> **TASK BRIEF**:
List each line of the data that holds the word "destination".

Data items
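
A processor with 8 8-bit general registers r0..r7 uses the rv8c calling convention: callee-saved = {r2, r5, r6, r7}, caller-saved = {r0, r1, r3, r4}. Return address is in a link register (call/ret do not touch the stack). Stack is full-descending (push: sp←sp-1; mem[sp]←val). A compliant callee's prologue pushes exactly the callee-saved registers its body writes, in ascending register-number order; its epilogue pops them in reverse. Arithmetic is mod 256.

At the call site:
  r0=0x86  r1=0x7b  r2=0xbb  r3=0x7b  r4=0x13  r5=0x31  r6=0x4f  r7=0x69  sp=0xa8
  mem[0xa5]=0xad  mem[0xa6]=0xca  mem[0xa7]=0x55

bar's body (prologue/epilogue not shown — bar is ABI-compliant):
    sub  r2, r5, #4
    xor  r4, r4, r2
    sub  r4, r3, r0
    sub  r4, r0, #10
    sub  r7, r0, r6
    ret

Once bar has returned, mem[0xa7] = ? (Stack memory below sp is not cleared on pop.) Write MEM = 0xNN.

prologue: push r2 -> mem[0xa7]=0xbb, sp=0xa7
prologue: push r7 -> mem[0xa6]=0x69, sp=0xa6
body[0] sub  r2, r5, #4 -> r2=0x2d
body[1] xor  r4, r4, r2 -> r4=0x3e
body[2] sub  r4, r3, r0 -> r4=0xf5
body[3] sub  r4, r0, #10 -> r4=0x7c
body[4] sub  r7, r0, r6 -> r7=0x37
epilogue: pop r7=0x69, sp=0xa7
epilogue: pop r2=0xbb, sp=0xa8
prologue pushed ['r2', 'r7'] at ['0xa7', '0xa6']

MEM = 0xbb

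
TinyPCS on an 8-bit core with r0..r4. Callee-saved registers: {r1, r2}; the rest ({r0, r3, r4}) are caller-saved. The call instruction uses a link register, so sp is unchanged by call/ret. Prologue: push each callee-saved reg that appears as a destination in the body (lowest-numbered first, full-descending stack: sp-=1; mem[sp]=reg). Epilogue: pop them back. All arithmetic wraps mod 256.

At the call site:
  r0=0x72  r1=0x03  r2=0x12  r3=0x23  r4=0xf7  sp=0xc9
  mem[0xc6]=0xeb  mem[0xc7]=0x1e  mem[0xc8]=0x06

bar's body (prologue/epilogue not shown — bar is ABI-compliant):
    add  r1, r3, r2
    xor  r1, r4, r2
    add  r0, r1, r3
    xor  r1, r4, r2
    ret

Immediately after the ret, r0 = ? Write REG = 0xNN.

REG = 0x08

prologue: push r1 → mem[0xc8]=0x03, sp=0xc8
body[0] add  r1, r3, r2 → r1=0x35
body[1] xor  r1, r4, r2 → r1=0xe5
body[2] add  r0, r1, r3 → r0=0x08
body[3] xor  r1, r4, r2 → r1=0xe5
epilogue: pop r1=0x03, sp=0xc9
r0 is caller-saved → body value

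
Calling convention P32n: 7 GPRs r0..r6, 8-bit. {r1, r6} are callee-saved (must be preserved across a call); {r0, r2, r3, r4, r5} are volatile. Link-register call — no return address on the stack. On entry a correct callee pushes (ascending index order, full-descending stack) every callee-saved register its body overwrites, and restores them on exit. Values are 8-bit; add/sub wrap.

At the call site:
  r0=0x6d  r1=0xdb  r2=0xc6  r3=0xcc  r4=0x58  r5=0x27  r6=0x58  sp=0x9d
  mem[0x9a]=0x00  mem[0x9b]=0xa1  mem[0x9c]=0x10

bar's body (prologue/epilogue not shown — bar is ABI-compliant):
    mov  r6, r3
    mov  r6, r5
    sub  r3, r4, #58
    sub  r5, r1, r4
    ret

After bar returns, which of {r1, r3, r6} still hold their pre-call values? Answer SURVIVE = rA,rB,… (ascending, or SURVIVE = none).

prologue: push r6 → mem[0x9c]=0x58, sp=0x9c
body[0] mov  r6, r3 → r6=0xcc
body[1] mov  r6, r5 → r6=0x27
body[2] sub  r3, r4, #58 → r3=0x1e
body[3] sub  r5, r1, r4 → r5=0x83
epilogue: pop r6=0x58, sp=0x9d
r1: callee-saved, written=False
r3: caller-saved, written=True
r6: callee-saved, written=True

SURVIVE = r1,r6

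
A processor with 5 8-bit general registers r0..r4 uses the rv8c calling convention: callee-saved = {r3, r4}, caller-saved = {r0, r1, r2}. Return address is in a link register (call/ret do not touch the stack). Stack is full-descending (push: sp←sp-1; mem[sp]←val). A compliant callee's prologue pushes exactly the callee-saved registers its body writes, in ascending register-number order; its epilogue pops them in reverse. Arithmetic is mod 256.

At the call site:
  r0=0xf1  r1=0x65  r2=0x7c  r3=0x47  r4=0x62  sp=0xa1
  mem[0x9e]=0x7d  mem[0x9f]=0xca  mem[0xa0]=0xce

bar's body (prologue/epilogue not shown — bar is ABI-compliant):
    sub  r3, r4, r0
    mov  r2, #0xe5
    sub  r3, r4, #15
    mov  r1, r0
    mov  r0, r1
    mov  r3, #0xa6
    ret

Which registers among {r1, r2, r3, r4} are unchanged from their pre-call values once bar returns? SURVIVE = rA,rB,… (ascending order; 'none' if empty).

prologue: push r3 → mem[0xa0]=0x47, sp=0xa0
body[0] sub  r3, r4, r0 → r3=0x71
body[1] mov  r2, #0xe5 → r2=0xe5
body[2] sub  r3, r4, #15 → r3=0x53
body[3] mov  r1, r0 → r1=0xf1
body[4] mov  r0, r1 → r0=0xf1
body[5] mov  r3, #0xa6 → r3=0xa6
epilogue: pop r3=0x47, sp=0xa1
r1: caller-saved, written=True
r2: caller-saved, written=True
r3: callee-saved, written=True
r4: callee-saved, written=False

SURVIVE = r3,r4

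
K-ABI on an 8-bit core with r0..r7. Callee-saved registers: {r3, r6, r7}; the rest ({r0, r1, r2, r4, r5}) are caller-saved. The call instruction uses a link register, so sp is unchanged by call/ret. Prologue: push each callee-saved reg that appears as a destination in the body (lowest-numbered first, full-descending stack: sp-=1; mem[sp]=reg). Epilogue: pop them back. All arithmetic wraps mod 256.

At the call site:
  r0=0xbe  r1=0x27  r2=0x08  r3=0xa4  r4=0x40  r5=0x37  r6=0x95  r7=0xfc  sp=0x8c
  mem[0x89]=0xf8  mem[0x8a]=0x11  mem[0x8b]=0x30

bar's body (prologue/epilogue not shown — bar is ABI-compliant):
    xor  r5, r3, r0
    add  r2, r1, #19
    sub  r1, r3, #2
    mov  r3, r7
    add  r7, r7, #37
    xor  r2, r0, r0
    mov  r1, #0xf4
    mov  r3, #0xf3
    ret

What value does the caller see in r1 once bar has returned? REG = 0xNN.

REG = 0xf4

prologue: push r3 -> mem[0x8b]=0xa4, sp=0x8b
prologue: push r7 -> mem[0x8a]=0xfc, sp=0x8a
body[0] xor  r5, r3, r0 -> r5=0x1a
body[1] add  r2, r1, #19 -> r2=0x3a
body[2] sub  r1, r3, #2 -> r1=0xa2
body[3] mov  r3, r7 -> r3=0xfc
body[4] add  r7, r7, #37 -> r7=0x21
body[5] xor  r2, r0, r0 -> r2=0x00
body[6] mov  r1, #0xf4 -> r1=0xf4
body[7] mov  r3, #0xf3 -> r3=0xf3
epilogue: pop r7=0xfc, sp=0x8b
epilogue: pop r3=0xa4, sp=0x8c
r1 is caller-saved -> body value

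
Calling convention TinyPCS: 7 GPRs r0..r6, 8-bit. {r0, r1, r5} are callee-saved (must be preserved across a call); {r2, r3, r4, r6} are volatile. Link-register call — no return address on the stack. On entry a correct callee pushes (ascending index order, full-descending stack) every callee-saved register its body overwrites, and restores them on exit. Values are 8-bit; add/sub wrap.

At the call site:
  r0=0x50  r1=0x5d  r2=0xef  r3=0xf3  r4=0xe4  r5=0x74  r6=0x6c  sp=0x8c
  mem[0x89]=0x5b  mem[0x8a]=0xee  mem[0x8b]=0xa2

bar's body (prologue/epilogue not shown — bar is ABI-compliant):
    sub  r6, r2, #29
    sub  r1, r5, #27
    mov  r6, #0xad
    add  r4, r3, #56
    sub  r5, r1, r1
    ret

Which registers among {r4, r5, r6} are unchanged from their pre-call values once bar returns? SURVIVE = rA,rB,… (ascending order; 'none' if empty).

SURVIVE = r5

prologue: push r1 -> mem[0x8b]=0x5d, sp=0x8b
prologue: push r5 -> mem[0x8a]=0x74, sp=0x8a
body[0] sub  r6, r2, #29 -> r6=0xd2
body[1] sub  r1, r5, #27 -> r1=0x59
body[2] mov  r6, #0xad -> r6=0xad
body[3] add  r4, r3, #56 -> r4=0x2b
body[4] sub  r5, r1, r1 -> r5=0x00
epilogue: pop r5=0x74, sp=0x8b
epilogue: pop r1=0x5d, sp=0x8c
r4: caller-saved, written=True
r5: callee-saved, written=True
r6: caller-saved, written=True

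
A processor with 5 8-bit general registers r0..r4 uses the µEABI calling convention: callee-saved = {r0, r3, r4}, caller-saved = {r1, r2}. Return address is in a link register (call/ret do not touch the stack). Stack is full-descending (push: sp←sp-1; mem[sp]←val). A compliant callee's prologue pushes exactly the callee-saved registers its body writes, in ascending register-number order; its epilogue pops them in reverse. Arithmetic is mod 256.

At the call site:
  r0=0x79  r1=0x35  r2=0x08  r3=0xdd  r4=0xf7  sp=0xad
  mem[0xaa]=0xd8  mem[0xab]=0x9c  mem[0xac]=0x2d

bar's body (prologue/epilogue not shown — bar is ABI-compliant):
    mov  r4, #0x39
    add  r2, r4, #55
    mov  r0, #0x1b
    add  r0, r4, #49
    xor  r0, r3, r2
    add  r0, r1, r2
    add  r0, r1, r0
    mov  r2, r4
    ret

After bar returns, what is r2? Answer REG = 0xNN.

REG = 0x39

prologue: push r0 → mem[0xac]=0x79, sp=0xac
prologue: push r4 → mem[0xab]=0xf7, sp=0xab
body[0] mov  r4, #0x39 → r4=0x39
body[1] add  r2, r4, #55 → r2=0x70
body[2] mov  r0, #0x1b → r0=0x1b
body[3] add  r0, r4, #49 → r0=0x6a
body[4] xor  r0, r3, r2 → r0=0xad
body[5] add  r0, r1, r2 → r0=0xa5
body[6] add  r0, r1, r0 → r0=0xda
body[7] mov  r2, r4 → r2=0x39
epilogue: pop r4=0xf7, sp=0xac
epilogue: pop r0=0x79, sp=0xad
r2 is caller-saved → body value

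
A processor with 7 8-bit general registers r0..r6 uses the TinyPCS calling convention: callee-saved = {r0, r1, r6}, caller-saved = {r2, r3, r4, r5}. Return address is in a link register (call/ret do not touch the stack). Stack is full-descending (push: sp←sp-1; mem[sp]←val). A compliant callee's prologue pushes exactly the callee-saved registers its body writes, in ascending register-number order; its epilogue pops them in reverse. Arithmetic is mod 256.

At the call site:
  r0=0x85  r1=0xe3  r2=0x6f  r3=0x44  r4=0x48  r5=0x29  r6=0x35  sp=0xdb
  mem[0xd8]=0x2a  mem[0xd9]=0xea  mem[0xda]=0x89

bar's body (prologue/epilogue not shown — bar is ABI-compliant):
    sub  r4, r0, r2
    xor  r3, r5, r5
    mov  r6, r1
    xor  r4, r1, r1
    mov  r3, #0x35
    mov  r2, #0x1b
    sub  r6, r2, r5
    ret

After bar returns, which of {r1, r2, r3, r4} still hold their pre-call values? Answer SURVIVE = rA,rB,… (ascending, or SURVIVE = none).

prologue: push r6 → mem[0xda]=0x35, sp=0xda
body[0] sub  r4, r0, r2 → r4=0x16
body[1] xor  r3, r5, r5 → r3=0x00
body[2] mov  r6, r1 → r6=0xe3
body[3] xor  r4, r1, r1 → r4=0x00
body[4] mov  r3, #0x35 → r3=0x35
body[5] mov  r2, #0x1b → r2=0x1b
body[6] sub  r6, r2, r5 → r6=0xf2
epilogue: pop r6=0x35, sp=0xdb
r1: callee-saved, written=False
r2: caller-saved, written=True
r3: caller-saved, written=True
r4: caller-saved, written=True

SURVIVE = r1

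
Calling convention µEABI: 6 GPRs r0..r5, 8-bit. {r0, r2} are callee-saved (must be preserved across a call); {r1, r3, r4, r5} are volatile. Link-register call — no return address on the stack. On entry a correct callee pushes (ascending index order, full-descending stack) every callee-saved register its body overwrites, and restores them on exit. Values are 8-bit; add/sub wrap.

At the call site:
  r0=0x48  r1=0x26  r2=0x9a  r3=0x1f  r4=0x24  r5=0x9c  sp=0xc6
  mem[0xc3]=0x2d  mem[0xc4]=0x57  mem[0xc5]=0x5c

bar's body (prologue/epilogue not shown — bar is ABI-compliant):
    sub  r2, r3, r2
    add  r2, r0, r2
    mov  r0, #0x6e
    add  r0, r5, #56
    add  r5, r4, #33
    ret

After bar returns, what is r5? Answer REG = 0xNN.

REG = 0x45

prologue: push r0 -> mem[0xc5]=0x48, sp=0xc5
prologue: push r2 -> mem[0xc4]=0x9a, sp=0xc4
body[0] sub  r2, r3, r2 -> r2=0x85
body[1] add  r2, r0, r2 -> r2=0xcd
body[2] mov  r0, #0x6e -> r0=0x6e
body[3] add  r0, r5, #56 -> r0=0xd4
body[4] add  r5, r4, #33 -> r5=0x45
epilogue: pop r2=0x9a, sp=0xc5
epilogue: pop r0=0x48, sp=0xc6
r5 is caller-saved -> body value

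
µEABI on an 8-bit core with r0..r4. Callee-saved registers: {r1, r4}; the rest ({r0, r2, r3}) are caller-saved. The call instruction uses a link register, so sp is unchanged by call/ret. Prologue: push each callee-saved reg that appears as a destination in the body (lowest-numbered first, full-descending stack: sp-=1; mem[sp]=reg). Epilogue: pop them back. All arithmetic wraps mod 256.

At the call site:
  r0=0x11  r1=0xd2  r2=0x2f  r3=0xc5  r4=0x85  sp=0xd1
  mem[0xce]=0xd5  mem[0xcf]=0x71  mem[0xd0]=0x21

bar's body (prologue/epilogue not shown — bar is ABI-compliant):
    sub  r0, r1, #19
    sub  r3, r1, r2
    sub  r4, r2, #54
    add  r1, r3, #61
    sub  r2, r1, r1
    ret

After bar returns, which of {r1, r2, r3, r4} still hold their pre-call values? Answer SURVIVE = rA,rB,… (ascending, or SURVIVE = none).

SURVIVE = r1,r4

prologue: push r1 → mem[0xd0]=0xd2, sp=0xd0
prologue: push r4 → mem[0xcf]=0x85, sp=0xcf
body[0] sub  r0, r1, #19 → r0=0xbf
body[1] sub  r3, r1, r2 → r3=0xa3
body[2] sub  r4, r2, #54 → r4=0xf9
body[3] add  r1, r3, #61 → r1=0xe0
body[4] sub  r2, r1, r1 → r2=0x00
epilogue: pop r4=0x85, sp=0xd0
epilogue: pop r1=0xd2, sp=0xd1
r1: callee-saved, written=True
r2: caller-saved, written=True
r3: caller-saved, written=True
r4: callee-saved, written=True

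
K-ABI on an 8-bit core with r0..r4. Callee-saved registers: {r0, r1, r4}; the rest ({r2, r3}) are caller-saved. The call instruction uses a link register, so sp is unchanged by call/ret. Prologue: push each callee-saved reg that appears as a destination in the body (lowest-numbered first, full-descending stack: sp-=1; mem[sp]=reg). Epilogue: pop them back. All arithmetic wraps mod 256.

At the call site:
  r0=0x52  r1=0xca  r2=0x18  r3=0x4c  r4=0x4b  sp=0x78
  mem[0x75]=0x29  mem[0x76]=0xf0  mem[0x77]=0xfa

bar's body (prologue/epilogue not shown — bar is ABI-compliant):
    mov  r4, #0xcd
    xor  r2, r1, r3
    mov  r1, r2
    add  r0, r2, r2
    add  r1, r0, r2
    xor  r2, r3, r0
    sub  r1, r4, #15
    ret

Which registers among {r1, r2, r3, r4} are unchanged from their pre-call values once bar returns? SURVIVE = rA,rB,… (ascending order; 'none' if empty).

prologue: push r0 -> mem[0x77]=0x52, sp=0x77
prologue: push r1 -> mem[0x76]=0xca, sp=0x76
prologue: push r4 -> mem[0x75]=0x4b, sp=0x75
body[0] mov  r4, #0xcd -> r4=0xcd
body[1] xor  r2, r1, r3 -> r2=0x86
body[2] mov  r1, r2 -> r1=0x86
body[3] add  r0, r2, r2 -> r0=0x0c
body[4] add  r1, r0, r2 -> r1=0x92
body[5] xor  r2, r3, r0 -> r2=0x40
body[6] sub  r1, r4, #15 -> r1=0xbe
epilogue: pop r4=0x4b, sp=0x76
epilogue: pop r1=0xca, sp=0x77
epilogue: pop r0=0x52, sp=0x78
r1: callee-saved, written=True
r2: caller-saved, written=True
r3: caller-saved, written=False
r4: callee-saved, written=True

SURVIVE = r1,r3,r4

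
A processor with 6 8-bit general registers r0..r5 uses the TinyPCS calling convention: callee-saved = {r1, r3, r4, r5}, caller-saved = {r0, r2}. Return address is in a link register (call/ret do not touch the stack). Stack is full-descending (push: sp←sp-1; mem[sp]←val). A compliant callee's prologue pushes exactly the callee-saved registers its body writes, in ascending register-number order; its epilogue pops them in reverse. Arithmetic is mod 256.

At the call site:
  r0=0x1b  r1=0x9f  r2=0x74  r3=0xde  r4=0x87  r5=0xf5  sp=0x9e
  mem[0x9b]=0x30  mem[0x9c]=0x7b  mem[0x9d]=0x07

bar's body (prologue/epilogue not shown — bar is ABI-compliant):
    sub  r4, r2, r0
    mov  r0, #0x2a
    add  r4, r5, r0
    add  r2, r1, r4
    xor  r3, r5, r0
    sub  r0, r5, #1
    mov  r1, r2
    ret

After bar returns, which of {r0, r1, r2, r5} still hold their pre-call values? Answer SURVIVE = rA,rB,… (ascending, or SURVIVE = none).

SURVIVE = r1,r5

prologue: push r1 -> mem[0x9d]=0x9f, sp=0x9d
prologue: push r3 -> mem[0x9c]=0xde, sp=0x9c
prologue: push r4 -> mem[0x9b]=0x87, sp=0x9b
body[0] sub  r4, r2, r0 -> r4=0x59
body[1] mov  r0, #0x2a -> r0=0x2a
body[2] add  r4, r5, r0 -> r4=0x1f
body[3] add  r2, r1, r4 -> r2=0xbe
body[4] xor  r3, r5, r0 -> r3=0xdf
body[5] sub  r0, r5, #1 -> r0=0xf4
body[6] mov  r1, r2 -> r1=0xbe
epilogue: pop r4=0x87, sp=0x9c
epilogue: pop r3=0xde, sp=0x9d
epilogue: pop r1=0x9f, sp=0x9e
r0: caller-saved, written=True
r1: callee-saved, written=True
r2: caller-saved, written=True
r5: callee-saved, written=False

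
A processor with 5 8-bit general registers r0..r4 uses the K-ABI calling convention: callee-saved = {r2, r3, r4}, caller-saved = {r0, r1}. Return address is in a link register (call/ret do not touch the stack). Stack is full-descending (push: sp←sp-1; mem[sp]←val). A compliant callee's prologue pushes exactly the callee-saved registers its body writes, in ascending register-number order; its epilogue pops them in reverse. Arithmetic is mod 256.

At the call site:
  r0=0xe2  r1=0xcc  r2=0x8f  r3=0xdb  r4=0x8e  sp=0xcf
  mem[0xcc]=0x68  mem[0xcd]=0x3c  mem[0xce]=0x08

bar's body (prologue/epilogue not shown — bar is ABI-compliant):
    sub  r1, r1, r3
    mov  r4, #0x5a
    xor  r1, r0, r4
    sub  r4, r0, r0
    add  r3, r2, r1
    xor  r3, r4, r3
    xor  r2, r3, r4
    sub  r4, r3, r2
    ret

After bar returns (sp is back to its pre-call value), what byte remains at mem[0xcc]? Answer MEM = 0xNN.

prologue: push r2 → mem[0xce]=0x8f, sp=0xce
prologue: push r3 → mem[0xcd]=0xdb, sp=0xcd
prologue: push r4 → mem[0xcc]=0x8e, sp=0xcc
body[0] sub  r1, r1, r3 → r1=0xf1
body[1] mov  r4, #0x5a → r4=0x5a
body[2] xor  r1, r0, r4 → r1=0xb8
body[3] sub  r4, r0, r0 → r4=0x00
body[4] add  r3, r2, r1 → r3=0x47
body[5] xor  r3, r4, r3 → r3=0x47
body[6] xor  r2, r3, r4 → r2=0x47
body[7] sub  r4, r3, r2 → r4=0x00
epilogue: pop r4=0x8e, sp=0xcd
epilogue: pop r3=0xdb, sp=0xce
epilogue: pop r2=0x8f, sp=0xcf
prologue pushed ['r2', 'r3', 'r4'] at ['0xce', '0xcd', '0xcc']

MEM = 0x8e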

> **TASK RESULT**:
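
TinyPCS on an 8-bit core with r0..r4. Callee-saved registers: {r1, r2}; the rest ({r0, r3, r4}) are caller-saved. The call instruction uses a link register, so sp is unchanged by call/ret. Prologue: push each callee-saved reg that appears as a destination in the body (lowest-numbered first, full-descending stack: sp-=1; mem[sp]=reg). Epilogue: pop them back. All arithmetic wraps mod 256.
K-ABI on an 8-bit core with r0..r7. Callee-saved registers: {r3, r6, r7}; the rest ({r0, r1, r2, r4, r5}) are caller-saved. The call instruction uses a link register, so sp is unchanged by call/ret. Prologue: push each callee-saved reg that appears as a destination in the body (lowest-numbered first, full-descending stack: sp-=1; mem[sp]=reg). Epilogue: pop them back. All arithmetic wraps mod 256.
µEABI on an 8-bit core with r0..r4. Callee-saved registers: {r1, r4}; the rest ({r0, r2, r3}) are caller-saved. The call instruction uses a link register, so sp is unchanged by call/ret. Prologue: push each callee-saved reg that appears as a destination in the body (lowest-numbered first, full-descending stack: sp-=1; mem[sp]=reg). Epilogue: pop them back. All arithmetic wraps mod 256.
K-ABI on an 8-bit core with r0..r4. Callee-saved registers: {r0, r1, r4}; the rest ({r2, r3}) are caller-saved. The call instruction uses a link register, so sp is unchanged by call/ret. Prologue: push each callee-saved reg that appears as a destination in the body (lowest-numbered first, full-descending stack: sp-=1; mem[sp]=reg). Epilogue: pop them back. All arithmetic wraps mod 256.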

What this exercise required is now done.